● What the exercise asks
Read the listing below and copy out each line where the word "pure" occurs.

● Supplied entries

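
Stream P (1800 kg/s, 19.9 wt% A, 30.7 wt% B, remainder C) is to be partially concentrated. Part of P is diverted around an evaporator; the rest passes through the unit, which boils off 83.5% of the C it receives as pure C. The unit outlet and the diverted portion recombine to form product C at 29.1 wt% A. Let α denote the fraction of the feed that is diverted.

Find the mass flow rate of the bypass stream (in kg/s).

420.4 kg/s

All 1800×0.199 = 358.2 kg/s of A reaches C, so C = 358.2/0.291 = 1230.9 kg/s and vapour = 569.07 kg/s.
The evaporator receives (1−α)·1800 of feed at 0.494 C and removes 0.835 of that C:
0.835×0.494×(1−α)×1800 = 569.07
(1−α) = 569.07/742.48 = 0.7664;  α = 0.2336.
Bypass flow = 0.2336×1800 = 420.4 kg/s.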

...

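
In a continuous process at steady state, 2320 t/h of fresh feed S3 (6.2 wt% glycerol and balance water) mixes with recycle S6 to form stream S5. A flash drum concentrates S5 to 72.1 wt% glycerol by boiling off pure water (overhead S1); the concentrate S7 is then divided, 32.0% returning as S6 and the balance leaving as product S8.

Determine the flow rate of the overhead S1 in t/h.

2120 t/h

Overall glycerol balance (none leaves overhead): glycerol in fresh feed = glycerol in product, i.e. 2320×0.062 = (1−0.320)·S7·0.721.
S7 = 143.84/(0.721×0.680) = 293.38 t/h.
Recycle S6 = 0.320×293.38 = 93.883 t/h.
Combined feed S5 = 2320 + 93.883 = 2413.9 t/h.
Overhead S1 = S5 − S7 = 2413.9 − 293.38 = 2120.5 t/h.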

● Task output
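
Stream P (1800 kg/s, 19.9 wt% A, 30.7 wt% B, remainder C) is to be partially concentrated. Part of P is diverted around an evaporator; the rest passes through the unit, which boils off 83.5% of the C it receives as pure C. The unit outlet and the diverted portion recombine to form product C at 29.1 wt% A. Let α denote the fraction of the feed that is diverted.
In a continuous process at steady state, 2320 t/h of fresh feed S3 (6.2 wt% glycerol and balance water) mixes with recycle S6 to form stream S5. A flash drum concentrates S5 to 72.1 wt% glycerol by boiling off pure water (overhead S1); the concentrate S7 is then divided, 32.0% returning as S6 and the balance leaving as product S8.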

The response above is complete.